BEGIN EXTRACTED ENTRIES

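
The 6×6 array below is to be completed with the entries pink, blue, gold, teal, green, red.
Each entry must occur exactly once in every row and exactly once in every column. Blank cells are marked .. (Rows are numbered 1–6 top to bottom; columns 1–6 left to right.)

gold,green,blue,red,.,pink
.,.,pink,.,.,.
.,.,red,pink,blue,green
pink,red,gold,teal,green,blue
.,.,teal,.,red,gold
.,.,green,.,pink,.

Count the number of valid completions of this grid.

3

Row 1, column 5: eliminating its row and column leaves {teal}.
Row 2, column 1: eliminating its row and column leaves {blue, teal, green, red}.
Row 2, column 2: eliminating its row and column leaves {blue, gold, teal}.
Row 2, column 4: eliminating its row and column leaves {blue, gold, green}.
Row 2, column 5: eliminating its row and column leaves {gold, teal}.
Row 2, column 6: eliminating its row and column leaves {teal, red}.
Row 3, column 1: eliminating its row and column leaves {teal}.
Row 3, column 2: eliminating its row and column leaves {gold, teal}.
Row 5, column 1: eliminating its row and column leaves {blue, green}.
Row 5, column 2: eliminating its row and column leaves {pink, blue}.
Row 5, column 4: eliminating its row and column leaves {blue, green}.
Row 6, column 1: eliminating its row and column leaves {blue, teal, red}.
Row 6, column 2: eliminating its row and column leaves {blue, gold, teal}.
Row 6, column 4: eliminating its row and column leaves {blue, gold}.
Row 6, column 6: eliminating its row and column leaves {teal, red}.
Enumerating the assignments across these blanks that avoid any row or column repeat gives 3 completions.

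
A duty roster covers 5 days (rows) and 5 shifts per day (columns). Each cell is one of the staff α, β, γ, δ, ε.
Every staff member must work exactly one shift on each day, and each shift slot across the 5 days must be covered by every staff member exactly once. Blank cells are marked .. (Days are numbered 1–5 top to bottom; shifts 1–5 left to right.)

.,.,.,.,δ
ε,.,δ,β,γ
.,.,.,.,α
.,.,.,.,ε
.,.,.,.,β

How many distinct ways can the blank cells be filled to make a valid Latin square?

56

Day 1, shift 1: eliminating its day and shift leaves {α, β, γ}.
Day 1, shift 2: eliminating its day and shift leaves {α, β, γ, ε}.
Day 1, shift 3: eliminating its day and shift leaves {α, β, γ, ε}.
Day 1, shift 4: eliminating its day and shift leaves {α, γ, ε}.
Day 2, shift 2: eliminating its day and shift leaves {α}.
Day 3, shift 1: eliminating its day and shift leaves {β, γ, δ}.
Day 3, shift 2: eliminating its day and shift leaves {β, γ, δ, ε}.
Day 3, shift 3: eliminating its day and shift leaves {β, γ, ε}.
Day 3, shift 4: eliminating its day and shift leaves {γ, δ, ε}.
Day 4, shift 1: eliminating its day and shift leaves {α, β, γ, δ}.
Day 4, shift 2: eliminating its day and shift leaves {α, β, γ, δ}.
Day 4, shift 3: eliminating its day and shift leaves {α, β, γ}.
Day 4, shift 4: eliminating its day and shift leaves {α, γ, δ}.
Day 5, shift 1: eliminating its day and shift leaves {α, γ, δ}.
Day 5, shift 2: eliminating its day and shift leaves {α, γ, δ, ε}.
Day 5, shift 3: eliminating its day and shift leaves {α, γ, ε}.
Day 5, shift 4: eliminating its day and shift leaves {α, γ, δ, ε}.
Enumerating the assignments across these blanks that avoid any day or shift repeat gives 56 completions.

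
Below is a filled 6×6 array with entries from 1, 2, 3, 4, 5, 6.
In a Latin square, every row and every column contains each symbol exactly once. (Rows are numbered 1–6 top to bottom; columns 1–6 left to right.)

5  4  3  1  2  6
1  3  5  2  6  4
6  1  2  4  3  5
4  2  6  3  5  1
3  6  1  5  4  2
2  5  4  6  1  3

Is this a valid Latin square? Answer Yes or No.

Yes

Each row is a permutation of the 6 symbols, and so is each column.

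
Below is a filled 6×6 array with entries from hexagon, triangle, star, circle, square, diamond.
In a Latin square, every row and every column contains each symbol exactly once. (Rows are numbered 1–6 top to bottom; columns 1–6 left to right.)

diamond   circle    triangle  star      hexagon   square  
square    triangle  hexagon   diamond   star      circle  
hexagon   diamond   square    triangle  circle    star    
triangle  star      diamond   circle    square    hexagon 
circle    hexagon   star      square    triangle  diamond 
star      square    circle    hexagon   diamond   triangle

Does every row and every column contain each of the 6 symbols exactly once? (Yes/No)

Yes

Each row is a permutation of the 6 symbols, and so is each column.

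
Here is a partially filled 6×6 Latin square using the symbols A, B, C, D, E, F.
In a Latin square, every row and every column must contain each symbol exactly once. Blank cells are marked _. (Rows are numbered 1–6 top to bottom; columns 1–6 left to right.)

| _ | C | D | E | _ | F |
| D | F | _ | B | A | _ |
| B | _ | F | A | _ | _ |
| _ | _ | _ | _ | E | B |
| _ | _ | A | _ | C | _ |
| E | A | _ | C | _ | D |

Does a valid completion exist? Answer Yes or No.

No

Row 1, column 1: row 1 has {C, D, E, F} and column 1 has {B, D, E}, so it must be A.
Row 1, column 5: row 1 has {A, C, D, E, F} and column 5 has {A, C, E}, so it must be B.
Row 3, column 5: row 3 has {A, B, F} and column 5 has {A, B, C, E}, so it must be D.
Row 3, column 2: row 3 has {A, B, D, F} and column 2 has {A, C, F}, so it must be E.
Row 3, column 6: row 3 has {A, B, D, E, F} and column 6 has {B, D, F}, so it must be C.
Row 2, column 6: row 2 has {A, B, D, F} and column 6 has {B, C, D, F}, so it must be E.
Now row 5, column 6: row 5 together with column 6 already contain {A, B, C, D, E, F} — every symbol — so nothing can go there. The grid has no valid completion.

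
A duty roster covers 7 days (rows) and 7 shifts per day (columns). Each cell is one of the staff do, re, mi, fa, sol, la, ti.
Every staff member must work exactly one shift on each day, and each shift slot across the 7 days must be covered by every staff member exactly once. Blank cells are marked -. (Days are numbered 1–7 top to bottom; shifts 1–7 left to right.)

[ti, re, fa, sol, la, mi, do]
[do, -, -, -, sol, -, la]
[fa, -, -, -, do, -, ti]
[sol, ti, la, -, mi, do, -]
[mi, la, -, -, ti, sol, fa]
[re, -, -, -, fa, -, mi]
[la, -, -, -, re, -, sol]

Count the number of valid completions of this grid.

8

Day 2, shift 2: eliminating its day and shift leaves {mi, fa}.
Day 2, shift 3: eliminating its day and shift leaves {re, mi, ti}.
Day 2, shift 4: eliminating its day and shift leaves {re, mi, fa, ti}.
Day 2, shift 6: eliminating its day and shift leaves {re, fa, ti}.
Day 3, shift 2: eliminating its day and shift leaves {mi, sol}.
Day 3, shift 3: eliminating its day and shift leaves {re, mi, sol}.
Day 3, shift 4: eliminating its day and shift leaves {re, mi, la}.
Day 3, shift 6: eliminating its day and shift leaves {re, la}.
Day 4, shift 4: eliminating its day and shift leaves {re, fa}.
Day 4, shift 7: eliminating its day and shift leaves {re}.
Day 5, shift 3: eliminating its day and shift leaves {do, re}.
Day 5, shift 4: eliminating its day and shift leaves {do, re}.
Day 6, shift 2: eliminating its day and shift leaves {do, sol}.
Day 6, shift 3: eliminating its day and shift leaves {do, sol, ti}.
Day 6, shift 4: eliminating its day and shift leaves {do, la, ti}.
Day 6, shift 6: eliminating its day and shift leaves {la, ti}.
Day 7, shift 2: eliminating its day and shift leaves {do, mi, fa}.
Day 7, shift 3: eliminating its day and shift leaves {do, mi, ti}.
Day 7, shift 4: eliminating its day and shift leaves {do, mi, fa, ti}.
Day 7, shift 6: eliminating its day and shift leaves {fa, ti}.
Enumerating the assignments across these blanks that avoid any day or shift repeat gives 8 completions.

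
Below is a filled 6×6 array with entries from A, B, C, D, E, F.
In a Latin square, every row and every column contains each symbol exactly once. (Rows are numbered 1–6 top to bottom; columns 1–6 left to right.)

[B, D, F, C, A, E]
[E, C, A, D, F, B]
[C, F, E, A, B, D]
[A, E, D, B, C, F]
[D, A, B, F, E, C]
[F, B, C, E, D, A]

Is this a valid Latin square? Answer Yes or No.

Each row is a permutation of the 6 symbols, and so is each column.

Yes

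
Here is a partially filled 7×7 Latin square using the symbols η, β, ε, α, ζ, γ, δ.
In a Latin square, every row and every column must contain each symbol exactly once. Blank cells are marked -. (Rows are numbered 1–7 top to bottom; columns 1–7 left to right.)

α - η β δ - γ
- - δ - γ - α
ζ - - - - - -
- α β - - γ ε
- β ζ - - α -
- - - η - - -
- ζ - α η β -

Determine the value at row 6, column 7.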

END EXTRACTED ENTRIES

■ **YOUR TASK**
Count the lines in these records that hold the string "shifts". Only the number is wanted.

■ **RESULT BELOW**
4